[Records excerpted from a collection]

-=-=-

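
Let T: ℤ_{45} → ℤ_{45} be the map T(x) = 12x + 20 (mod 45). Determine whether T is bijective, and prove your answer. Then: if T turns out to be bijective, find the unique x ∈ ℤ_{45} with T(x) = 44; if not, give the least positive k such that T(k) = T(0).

15

Recall that injectivity means: for all u, v in the domain, T(u) = T(v) implies u = v.
We have gcd(12, 45) = 3 > 1. Taking u = 0 and v = 15: T(0) = 20 and T(15) = 12·15 + 20 = 200 ≡ 20 (mod 45).
So T(0) = T(15) while 0 ≠ 15, therefore T is not injective, hence not bijective.
Since T is not bijective, we find the least positive k with T(k) = T(0): this means 12k ≡ 0 (mod 45), i.e. 45 ∣ 12k. Since gcd(12, 45) = 3, dividing through by 3 this holds exactly when 15 ∣ 4k, and as gcd(4, 15) = 1, exactly when 15 ∣ k.
The smallest positive such k is 15.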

-=-=-

Would you set down all the lines above, exactly and in full?

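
Let T: ℤ_{45} → ℤ_{45} be the map T(x) = 12x + 20 (mod 45). Determine whether T is bijective, and prove your answer. Then: if T turns out to be bijective, find the unique x ∈ ℤ_{45} with T(x) = 44; if not, give the least positive k such that T(k) = T(0).

15

Recall that injectivity means: for all u, v in the domain, T(u) = T(v) implies u = v.
We have gcd(12, 45) = 3 > 1. Taking u = 0 and v = 15: T(0) = 20 and T(15) = 12·15 + 20 = 200 ≡ 20 (mod 45).
So T(0) = T(15) while 0 ≠ 15, therefore T is not injective, hence not bijective.
Since T is not bijective, we find the least positive k with T(k) = T(0): this means 12k ≡ 0 (mod 45), i.e. 45 ∣ 12k. Since gcd(12, 45) = 3, dividing through by 3 this holds exactly when 15 ∣ 4k, and as gcd(4, 15) = 1, exactly when 15 ∣ k.
The smallest positive such k is 15.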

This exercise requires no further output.